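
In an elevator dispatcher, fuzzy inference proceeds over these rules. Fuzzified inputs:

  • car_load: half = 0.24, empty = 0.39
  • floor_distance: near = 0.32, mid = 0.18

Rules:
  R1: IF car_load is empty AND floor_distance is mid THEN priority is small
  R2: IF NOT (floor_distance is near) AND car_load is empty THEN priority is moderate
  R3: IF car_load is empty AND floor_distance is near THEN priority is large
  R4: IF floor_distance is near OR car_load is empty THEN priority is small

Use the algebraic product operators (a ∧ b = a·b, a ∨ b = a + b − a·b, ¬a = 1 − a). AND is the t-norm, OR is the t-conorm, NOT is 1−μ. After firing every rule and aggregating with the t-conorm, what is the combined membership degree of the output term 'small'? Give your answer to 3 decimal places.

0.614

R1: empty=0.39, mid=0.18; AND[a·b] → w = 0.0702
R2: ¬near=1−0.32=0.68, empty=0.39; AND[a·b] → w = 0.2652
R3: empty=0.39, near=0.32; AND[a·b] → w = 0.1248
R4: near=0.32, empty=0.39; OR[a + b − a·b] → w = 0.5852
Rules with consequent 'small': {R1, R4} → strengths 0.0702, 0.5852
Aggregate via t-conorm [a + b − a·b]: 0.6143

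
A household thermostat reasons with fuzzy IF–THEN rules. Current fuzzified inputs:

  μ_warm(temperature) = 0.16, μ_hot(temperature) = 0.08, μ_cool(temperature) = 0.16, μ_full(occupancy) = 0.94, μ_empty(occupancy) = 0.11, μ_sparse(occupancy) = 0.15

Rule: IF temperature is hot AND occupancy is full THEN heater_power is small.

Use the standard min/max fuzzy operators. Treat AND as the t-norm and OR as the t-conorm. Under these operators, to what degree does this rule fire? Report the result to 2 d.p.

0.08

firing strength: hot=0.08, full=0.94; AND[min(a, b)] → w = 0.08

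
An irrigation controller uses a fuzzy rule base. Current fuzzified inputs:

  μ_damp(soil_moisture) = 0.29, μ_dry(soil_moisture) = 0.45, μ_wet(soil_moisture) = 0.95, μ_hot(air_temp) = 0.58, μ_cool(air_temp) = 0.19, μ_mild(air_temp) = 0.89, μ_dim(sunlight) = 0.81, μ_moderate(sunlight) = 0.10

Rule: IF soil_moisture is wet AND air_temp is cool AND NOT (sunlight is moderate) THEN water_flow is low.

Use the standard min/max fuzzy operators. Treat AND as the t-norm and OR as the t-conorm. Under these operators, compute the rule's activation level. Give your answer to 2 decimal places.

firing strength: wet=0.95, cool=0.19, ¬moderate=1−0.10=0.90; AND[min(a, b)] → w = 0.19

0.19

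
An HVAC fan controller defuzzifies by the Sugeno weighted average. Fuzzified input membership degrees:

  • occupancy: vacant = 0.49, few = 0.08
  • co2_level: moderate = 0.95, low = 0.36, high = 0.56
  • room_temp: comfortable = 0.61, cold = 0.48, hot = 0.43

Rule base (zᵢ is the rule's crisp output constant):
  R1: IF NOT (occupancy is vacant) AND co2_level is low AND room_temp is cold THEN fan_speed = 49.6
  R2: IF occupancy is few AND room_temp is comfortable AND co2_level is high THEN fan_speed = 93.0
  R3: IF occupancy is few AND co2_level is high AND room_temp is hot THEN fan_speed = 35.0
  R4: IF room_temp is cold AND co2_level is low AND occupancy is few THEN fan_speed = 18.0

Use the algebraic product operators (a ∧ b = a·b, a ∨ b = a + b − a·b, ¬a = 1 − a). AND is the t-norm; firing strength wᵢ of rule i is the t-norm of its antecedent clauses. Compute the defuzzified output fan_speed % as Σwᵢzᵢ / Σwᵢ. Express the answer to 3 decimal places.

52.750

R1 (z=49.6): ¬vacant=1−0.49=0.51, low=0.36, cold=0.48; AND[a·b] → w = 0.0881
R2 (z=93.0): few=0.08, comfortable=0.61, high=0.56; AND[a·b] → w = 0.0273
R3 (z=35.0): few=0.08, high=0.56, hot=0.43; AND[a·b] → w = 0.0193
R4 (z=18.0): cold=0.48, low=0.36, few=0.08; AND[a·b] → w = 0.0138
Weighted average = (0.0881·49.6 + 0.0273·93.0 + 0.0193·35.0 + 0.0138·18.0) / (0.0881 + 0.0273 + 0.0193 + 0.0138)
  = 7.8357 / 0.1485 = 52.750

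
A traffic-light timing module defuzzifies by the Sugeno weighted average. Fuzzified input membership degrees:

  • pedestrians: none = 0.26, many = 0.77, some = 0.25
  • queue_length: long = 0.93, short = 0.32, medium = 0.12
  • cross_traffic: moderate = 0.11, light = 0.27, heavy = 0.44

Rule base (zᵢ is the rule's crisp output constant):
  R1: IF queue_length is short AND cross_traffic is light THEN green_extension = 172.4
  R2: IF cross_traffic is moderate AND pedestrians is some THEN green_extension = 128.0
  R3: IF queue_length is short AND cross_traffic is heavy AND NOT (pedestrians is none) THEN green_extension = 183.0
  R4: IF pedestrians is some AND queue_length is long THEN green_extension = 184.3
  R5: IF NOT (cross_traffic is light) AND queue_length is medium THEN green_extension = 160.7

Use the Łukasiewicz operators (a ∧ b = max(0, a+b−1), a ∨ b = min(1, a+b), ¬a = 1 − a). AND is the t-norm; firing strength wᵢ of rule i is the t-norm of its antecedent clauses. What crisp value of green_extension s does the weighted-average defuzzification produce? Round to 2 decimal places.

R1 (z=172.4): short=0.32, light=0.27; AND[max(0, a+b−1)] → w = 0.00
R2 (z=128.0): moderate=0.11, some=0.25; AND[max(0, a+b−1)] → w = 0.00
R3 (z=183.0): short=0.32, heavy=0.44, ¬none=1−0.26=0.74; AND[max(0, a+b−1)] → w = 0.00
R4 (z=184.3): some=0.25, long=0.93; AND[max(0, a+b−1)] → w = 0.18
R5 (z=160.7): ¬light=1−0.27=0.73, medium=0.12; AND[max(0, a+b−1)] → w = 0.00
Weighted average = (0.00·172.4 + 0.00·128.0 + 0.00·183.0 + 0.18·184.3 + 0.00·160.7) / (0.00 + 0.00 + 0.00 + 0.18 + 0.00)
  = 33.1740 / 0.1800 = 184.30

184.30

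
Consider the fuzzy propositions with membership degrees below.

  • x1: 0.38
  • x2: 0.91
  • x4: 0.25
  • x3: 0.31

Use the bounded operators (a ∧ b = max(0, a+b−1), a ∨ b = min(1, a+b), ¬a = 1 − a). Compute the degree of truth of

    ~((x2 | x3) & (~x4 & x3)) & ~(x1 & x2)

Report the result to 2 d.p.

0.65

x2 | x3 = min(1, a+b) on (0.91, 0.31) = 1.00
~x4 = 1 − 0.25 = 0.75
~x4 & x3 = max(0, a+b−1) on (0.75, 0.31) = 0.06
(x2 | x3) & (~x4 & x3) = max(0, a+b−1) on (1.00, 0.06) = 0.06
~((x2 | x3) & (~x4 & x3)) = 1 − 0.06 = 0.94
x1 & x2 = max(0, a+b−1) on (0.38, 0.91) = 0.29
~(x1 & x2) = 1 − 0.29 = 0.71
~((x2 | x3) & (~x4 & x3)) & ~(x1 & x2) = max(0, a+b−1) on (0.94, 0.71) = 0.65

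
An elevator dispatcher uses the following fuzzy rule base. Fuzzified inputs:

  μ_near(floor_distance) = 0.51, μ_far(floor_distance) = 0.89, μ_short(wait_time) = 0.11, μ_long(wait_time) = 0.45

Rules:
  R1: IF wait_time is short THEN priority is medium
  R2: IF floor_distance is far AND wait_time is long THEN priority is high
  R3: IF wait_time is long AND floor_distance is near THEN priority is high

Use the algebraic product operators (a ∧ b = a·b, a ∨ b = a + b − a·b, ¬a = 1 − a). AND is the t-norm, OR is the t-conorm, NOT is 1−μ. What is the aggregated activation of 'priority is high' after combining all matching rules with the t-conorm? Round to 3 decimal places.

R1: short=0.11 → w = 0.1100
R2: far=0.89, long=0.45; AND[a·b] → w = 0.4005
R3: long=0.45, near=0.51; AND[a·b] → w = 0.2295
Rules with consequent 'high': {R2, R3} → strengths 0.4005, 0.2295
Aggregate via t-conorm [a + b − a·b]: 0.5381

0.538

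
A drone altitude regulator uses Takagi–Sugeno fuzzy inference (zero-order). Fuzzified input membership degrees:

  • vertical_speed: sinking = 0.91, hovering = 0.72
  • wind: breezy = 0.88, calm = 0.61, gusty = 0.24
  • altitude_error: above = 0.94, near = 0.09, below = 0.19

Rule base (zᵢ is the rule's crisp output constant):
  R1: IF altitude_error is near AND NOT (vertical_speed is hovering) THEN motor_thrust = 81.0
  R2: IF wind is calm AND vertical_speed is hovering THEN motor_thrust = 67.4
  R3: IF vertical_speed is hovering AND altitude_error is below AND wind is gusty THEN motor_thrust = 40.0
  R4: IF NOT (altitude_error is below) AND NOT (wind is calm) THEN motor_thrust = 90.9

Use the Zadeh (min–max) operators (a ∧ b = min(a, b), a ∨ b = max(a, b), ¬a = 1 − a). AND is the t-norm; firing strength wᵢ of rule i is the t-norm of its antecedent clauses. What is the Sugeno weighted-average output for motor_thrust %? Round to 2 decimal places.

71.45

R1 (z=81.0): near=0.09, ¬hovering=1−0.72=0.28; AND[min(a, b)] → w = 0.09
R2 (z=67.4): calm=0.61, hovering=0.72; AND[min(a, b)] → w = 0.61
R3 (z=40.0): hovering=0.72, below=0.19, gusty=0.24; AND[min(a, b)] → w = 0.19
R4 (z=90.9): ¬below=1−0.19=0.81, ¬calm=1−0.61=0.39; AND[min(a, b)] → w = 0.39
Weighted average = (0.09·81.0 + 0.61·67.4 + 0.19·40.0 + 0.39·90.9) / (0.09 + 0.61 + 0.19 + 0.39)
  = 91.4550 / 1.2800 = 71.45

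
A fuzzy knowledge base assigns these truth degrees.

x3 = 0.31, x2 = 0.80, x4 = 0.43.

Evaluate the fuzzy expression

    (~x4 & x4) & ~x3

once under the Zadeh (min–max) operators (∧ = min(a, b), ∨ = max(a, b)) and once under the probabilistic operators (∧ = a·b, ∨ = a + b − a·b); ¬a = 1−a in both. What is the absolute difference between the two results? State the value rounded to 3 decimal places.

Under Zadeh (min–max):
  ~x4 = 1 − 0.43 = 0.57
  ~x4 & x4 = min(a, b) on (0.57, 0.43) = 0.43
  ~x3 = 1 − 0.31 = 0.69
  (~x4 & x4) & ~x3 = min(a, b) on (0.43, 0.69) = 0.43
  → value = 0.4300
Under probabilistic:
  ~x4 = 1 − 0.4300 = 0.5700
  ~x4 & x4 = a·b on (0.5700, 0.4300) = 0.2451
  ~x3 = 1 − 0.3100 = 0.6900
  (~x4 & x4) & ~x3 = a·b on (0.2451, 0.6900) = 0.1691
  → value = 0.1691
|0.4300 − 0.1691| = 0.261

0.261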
^^^^^^^^^^^^^^^^
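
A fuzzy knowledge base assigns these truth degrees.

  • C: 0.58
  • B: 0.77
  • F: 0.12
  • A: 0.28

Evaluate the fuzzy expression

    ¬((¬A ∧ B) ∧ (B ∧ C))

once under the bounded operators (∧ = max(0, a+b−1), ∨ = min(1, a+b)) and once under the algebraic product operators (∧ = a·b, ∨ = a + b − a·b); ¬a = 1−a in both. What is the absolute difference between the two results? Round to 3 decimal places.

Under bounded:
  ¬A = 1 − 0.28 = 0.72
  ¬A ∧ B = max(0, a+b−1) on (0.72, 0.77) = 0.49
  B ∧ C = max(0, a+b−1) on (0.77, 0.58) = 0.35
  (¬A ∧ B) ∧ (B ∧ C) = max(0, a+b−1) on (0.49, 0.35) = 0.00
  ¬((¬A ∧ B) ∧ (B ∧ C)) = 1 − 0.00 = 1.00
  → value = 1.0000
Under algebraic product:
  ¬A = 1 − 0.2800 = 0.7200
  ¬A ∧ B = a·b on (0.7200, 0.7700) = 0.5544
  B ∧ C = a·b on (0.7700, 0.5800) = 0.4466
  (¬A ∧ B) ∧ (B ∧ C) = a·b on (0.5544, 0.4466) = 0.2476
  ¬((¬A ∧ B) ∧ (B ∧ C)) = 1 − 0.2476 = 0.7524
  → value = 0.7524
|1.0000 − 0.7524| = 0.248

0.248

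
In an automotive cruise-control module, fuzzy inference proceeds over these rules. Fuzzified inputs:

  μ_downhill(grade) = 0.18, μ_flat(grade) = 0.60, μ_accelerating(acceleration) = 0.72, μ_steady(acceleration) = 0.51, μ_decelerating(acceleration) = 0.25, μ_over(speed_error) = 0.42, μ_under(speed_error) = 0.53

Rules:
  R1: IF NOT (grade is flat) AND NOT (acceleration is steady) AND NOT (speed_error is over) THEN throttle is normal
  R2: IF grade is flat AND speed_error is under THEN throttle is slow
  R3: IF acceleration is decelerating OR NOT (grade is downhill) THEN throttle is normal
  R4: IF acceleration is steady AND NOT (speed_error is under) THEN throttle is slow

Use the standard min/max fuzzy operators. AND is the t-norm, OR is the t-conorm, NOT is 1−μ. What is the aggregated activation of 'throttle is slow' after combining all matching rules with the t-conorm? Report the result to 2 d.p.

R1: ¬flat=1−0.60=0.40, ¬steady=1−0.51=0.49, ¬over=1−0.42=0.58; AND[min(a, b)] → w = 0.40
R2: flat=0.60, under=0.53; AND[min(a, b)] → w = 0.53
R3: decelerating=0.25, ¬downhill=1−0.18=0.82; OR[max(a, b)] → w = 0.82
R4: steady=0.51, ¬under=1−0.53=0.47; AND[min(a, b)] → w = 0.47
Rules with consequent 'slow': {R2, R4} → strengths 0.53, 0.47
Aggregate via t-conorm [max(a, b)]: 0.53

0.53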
^^^^^^^^^^^^^^^^
TASK TO CARRY OUT - In the records above, find the line with "μ_warm(temperature) = 0.16, μ_hot(temperature)"; write out exactly that line and each one after it, stopping after the line with "Rule: IF soil_moisture".

ANSWER BOX -
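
  μ_warm(temperature) = 0.16, μ_hot(temperature) = 0.08, μ_cool(temperature) = 0.16, μ_full(occupancy) = 0.94, μ_empty(occupancy) = 0.11, μ_sparse(occupancy) = 0.15

Rule: IF temperature is hot AND occupancy is full THEN heater_power is small.

Use the standard min/max fuzzy operators. Treat AND as the t-norm and OR as the t-conorm. Under these operators, to what degree does this rule fire? Report the result to 2 d.p.

0.08

firing strength: hot=0.08, full=0.94; AND[min(a, b)] → w = 0.08

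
An irrigation controller uses a fuzzy rule base. Current fuzzified inputs:

  μ_damp(soil_moisture) = 0.29, μ_dry(soil_moisture) = 0.45, μ_wet(soil_moisture) = 0.95, μ_hot(air_temp) = 0.58, μ_cool(air_temp) = 0.19, μ_mild(air_temp) = 0.89, μ_dim(sunlight) = 0.81, μ_moderate(sunlight) = 0.10

Rule: IF soil_moisture is wet AND air_temp is cool AND NOT (sunlight is moderate) THEN water_flow is low.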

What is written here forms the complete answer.